*** Given records Section Begins ***

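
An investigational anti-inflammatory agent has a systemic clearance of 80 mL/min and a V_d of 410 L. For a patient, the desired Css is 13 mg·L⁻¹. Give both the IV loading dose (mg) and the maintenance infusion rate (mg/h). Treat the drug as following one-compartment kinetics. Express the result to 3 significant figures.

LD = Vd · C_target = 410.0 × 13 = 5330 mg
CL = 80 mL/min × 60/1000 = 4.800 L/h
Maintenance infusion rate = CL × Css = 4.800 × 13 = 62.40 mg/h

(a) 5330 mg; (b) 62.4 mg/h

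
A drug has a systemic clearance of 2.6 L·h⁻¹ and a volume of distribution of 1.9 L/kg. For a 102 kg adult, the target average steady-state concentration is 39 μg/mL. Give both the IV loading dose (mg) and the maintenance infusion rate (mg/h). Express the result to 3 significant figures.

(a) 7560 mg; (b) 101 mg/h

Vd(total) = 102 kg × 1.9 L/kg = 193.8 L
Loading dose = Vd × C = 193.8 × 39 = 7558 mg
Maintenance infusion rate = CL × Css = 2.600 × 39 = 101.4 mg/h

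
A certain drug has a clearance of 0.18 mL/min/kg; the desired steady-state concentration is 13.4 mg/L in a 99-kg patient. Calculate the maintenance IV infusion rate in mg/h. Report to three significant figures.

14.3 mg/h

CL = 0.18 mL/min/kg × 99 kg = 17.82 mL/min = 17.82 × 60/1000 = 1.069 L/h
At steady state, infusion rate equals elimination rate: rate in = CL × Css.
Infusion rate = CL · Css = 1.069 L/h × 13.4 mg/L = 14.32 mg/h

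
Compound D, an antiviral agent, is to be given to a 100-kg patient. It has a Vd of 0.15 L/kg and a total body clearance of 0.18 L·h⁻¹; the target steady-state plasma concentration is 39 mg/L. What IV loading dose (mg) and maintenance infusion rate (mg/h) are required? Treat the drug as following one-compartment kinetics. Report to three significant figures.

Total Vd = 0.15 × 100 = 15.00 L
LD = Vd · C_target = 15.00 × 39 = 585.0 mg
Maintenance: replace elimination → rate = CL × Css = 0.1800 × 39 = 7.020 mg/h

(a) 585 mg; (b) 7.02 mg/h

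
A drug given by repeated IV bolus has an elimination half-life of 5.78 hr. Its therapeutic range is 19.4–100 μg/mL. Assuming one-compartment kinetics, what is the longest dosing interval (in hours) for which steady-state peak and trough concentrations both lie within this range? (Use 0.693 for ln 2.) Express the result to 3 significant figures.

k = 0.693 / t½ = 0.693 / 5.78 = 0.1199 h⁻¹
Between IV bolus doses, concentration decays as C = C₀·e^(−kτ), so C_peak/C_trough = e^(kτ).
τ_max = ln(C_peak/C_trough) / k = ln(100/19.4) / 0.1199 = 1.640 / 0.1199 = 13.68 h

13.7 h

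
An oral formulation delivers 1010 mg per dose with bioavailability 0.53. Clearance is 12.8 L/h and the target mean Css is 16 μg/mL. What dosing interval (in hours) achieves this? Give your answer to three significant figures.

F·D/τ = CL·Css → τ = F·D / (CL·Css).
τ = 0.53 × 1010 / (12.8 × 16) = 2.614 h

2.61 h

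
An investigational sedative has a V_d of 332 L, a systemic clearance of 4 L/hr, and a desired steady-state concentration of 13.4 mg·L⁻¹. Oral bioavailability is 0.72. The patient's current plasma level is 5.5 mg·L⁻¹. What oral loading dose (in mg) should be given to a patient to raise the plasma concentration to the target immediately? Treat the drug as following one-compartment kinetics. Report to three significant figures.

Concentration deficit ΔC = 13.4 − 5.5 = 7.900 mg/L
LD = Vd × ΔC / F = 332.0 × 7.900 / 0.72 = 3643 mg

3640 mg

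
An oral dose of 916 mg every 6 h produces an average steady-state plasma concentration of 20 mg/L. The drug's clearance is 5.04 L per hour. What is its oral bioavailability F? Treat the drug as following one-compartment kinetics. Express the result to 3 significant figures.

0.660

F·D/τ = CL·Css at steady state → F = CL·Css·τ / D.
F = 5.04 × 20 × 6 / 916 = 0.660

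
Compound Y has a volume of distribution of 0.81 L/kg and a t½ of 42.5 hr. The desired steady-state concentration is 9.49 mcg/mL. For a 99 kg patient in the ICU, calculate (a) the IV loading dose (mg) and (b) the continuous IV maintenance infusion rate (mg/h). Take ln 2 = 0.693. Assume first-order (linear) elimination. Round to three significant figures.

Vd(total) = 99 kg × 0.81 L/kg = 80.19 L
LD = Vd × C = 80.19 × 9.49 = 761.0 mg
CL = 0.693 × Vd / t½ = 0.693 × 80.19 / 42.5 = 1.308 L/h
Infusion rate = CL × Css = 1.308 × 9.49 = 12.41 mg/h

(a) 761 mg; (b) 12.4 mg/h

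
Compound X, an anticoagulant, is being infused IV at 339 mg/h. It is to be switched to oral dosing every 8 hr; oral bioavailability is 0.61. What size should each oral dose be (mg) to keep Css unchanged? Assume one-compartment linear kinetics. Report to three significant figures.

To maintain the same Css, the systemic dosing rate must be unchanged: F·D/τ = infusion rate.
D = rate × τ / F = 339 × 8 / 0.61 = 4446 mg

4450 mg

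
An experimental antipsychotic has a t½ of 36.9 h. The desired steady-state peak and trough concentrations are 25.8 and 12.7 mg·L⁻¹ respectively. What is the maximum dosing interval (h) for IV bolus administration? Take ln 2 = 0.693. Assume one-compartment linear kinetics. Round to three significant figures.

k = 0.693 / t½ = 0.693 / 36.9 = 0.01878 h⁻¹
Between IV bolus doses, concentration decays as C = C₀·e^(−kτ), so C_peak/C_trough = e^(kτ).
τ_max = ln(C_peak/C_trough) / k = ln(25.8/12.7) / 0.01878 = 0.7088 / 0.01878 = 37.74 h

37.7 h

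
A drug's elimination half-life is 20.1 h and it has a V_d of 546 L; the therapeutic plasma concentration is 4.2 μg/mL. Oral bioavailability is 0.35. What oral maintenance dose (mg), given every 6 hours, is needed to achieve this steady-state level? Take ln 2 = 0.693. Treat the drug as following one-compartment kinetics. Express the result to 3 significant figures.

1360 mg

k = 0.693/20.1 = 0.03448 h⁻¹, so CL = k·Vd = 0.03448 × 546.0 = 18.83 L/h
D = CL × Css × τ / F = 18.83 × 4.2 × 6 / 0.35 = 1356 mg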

*** Given records Section Ends ***

## [Directions for this task]
The data above should be copied exactly, with no line omitted.

## [Answer box]
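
An investigational anti-inflammatory agent has a systemic clearance of 80 mL/min and a V_d of 410 L. For a patient, the desired Css is 13 mg·L⁻¹. Give both the IV loading dose (mg) and the maintenance infusion rate (mg/h). Treat the drug as following one-compartment kinetics. Express the result to 3 significant figures.

LD = Vd · C_target = 410.0 × 13 = 5330 mg
CL = 80 mL/min × 60/1000 = 4.800 L/h
Maintenance infusion rate = CL × Css = 4.800 × 13 = 62.40 mg/h

(a) 5330 mg; (b) 62.4 mg/h

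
A drug has a systemic clearance of 2.6 L·h⁻¹ and a volume of distribution of 1.9 L/kg. For a 102 kg adult, the target average steady-state concentration is 39 μg/mL. Give both the IV loading dose (mg) and the maintenance infusion rate (mg/h). Express the result to 3 significant figures.

(a) 7560 mg; (b) 101 mg/h

Vd(total) = 102 kg × 1.9 L/kg = 193.8 L
Loading dose = Vd × C = 193.8 × 39 = 7558 mg
Maintenance infusion rate = CL × Css = 2.600 × 39 = 101.4 mg/h

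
A certain drug has a clearance of 0.18 mL/min/kg; the desired steady-state concentration is 13.4 mg/L in a 99-kg patient. Calculate the maintenance IV infusion rate in mg/h. Report to three significant figures.

14.3 mg/h

CL = 0.18 mL/min/kg × 99 kg = 17.82 mL/min = 17.82 × 60/1000 = 1.069 L/h
At steady state, infusion rate equals elimination rate: rate in = CL × Css.
Infusion rate = CL · Css = 1.069 L/h × 13.4 mg/L = 14.32 mg/h

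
Compound D, an antiviral agent, is to be given to a 100-kg patient. It has a Vd of 0.15 L/kg and a total body clearance of 0.18 L·h⁻¹; the target steady-state plasma concentration is 39 mg/L. What IV loading dose (mg) and maintenance infusion rate (mg/h) are required? Treat the drug as following one-compartment kinetics. Report to three significant figures.

Total Vd = 0.15 × 100 = 15.00 L
LD = Vd · C_target = 15.00 × 39 = 585.0 mg
Maintenance: replace elimination → rate = CL × Css = 0.1800 × 39 = 7.020 mg/h

(a) 585 mg; (b) 7.02 mg/h

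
A drug given by repeated IV bolus has an elimination half-life of 5.78 hr. Its therapeutic range is 19.4–100 μg/mL. Assuming one-compartment kinetics, what is the longest dosing interval (in hours) for which steady-state peak and trough concentrations both lie within this range? (Use 0.693 for ln 2.) Express the result to 3 significant figures.

k = 0.693 / t½ = 0.693 / 5.78 = 0.1199 h⁻¹
Between IV bolus doses, concentration decays as C = C₀·e^(−kτ), so C_peak/C_trough = e^(kτ).
τ_max = ln(C_peak/C_trough) / k = ln(100/19.4) / 0.1199 = 1.640 / 0.1199 = 13.68 h

13.7 h

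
An oral formulation delivers 1010 mg per dose with bioavailability 0.53. Clearance is 12.8 L/h and the target mean Css is 16 μg/mL. What dosing interval (in hours) achieves this? Give your answer to three significant figures.

F·D/τ = CL·Css → τ = F·D / (CL·Css).
τ = 0.53 × 1010 / (12.8 × 16) = 2.614 h

2.61 h

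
An investigational sedative has a V_d of 332 L, a systemic clearance of 4 L/hr, and a desired steady-state concentration of 13.4 mg·L⁻¹. Oral bioavailability is 0.72. The patient's current plasma level is 5.5 mg·L⁻¹. What oral loading dose (in mg) should be given to a patient to raise the plasma concentration to the target immediately? Treat the drug as following one-compartment kinetics. Report to three significant figures.

Concentration deficit ΔC = 13.4 − 5.5 = 7.900 mg/L
LD = Vd × ΔC / F = 332.0 × 7.900 / 0.72 = 3643 mg

3640 mg

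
An oral dose of 916 mg every 6 h produces an average steady-state plasma concentration of 20 mg/L. The drug's clearance is 5.04 L per hour. What is its oral bioavailability F? Treat the drug as following one-compartment kinetics. Express the result to 3 significant figures.

0.660

F·D/τ = CL·Css at steady state → F = CL·Css·τ / D.
F = 5.04 × 20 × 6 / 916 = 0.660

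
Compound Y has a volume of distribution of 0.81 L/kg and a t½ of 42.5 hr. The desired steady-state concentration is 9.49 mcg/mL. For a 99 kg patient in the ICU, calculate (a) the IV loading dose (mg) and (b) the continuous IV maintenance infusion rate (mg/h). Take ln 2 = 0.693. Assume first-order (linear) elimination. Round to three significant figures.

Vd(total) = 99 kg × 0.81 L/kg = 80.19 L
LD = Vd × C = 80.19 × 9.49 = 761.0 mg
CL = 0.693 × Vd / t½ = 0.693 × 80.19 / 42.5 = 1.308 L/h
Infusion rate = CL × Css = 1.308 × 9.49 = 12.41 mg/h

(a) 761 mg; (b) 12.4 mg/h

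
Compound X, an anticoagulant, is being infused IV at 339 mg/h. It is to be switched to oral dosing every 8 hr; oral bioavailability is 0.61. What size should each oral dose be (mg) to keep Css unchanged? Assume one-compartment linear kinetics. Report to three significant figures.

To maintain the same Css, the systemic dosing rate must be unchanged: F·D/τ = infusion rate.
D = rate × τ / F = 339 × 8 / 0.61 = 4446 mg

4450 mg

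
An experimental antipsychotic has a t½ of 36.9 h. The desired steady-state peak and trough concentrations are 25.8 and 12.7 mg·L⁻¹ respectively. What is the maximum dosing interval (h) for IV bolus administration? Take ln 2 = 0.693. Assume one-compartment linear kinetics. Round to three significant figures.

k = 0.693 / t½ = 0.693 / 36.9 = 0.01878 h⁻¹
Between IV bolus doses, concentration decays as C = C₀·e^(−kτ), so C_peak/C_trough = e^(kτ).
τ_max = ln(C_peak/C_trough) / k = ln(25.8/12.7) / 0.01878 = 0.7088 / 0.01878 = 37.74 h

37.7 h

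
A drug's elimination half-life is 20.1 h and it has a V_d of 546 L; the therapeutic plasma concentration is 4.2 μg/mL. Oral bioavailability is 0.35. What oral maintenance dose (mg), given every 6 hours, is needed to achieve this steady-state level? Take ln 2 = 0.693. Treat the drug as following one-compartment kinetics. Express the result to 3 significant figures.

1360 mg

k = 0.693/20.1 = 0.03448 h⁻¹, so CL = k·Vd = 0.03448 × 546.0 = 18.83 L/h
D = CL × Css × τ / F = 18.83 × 4.2 × 6 / 0.35 = 1356 mg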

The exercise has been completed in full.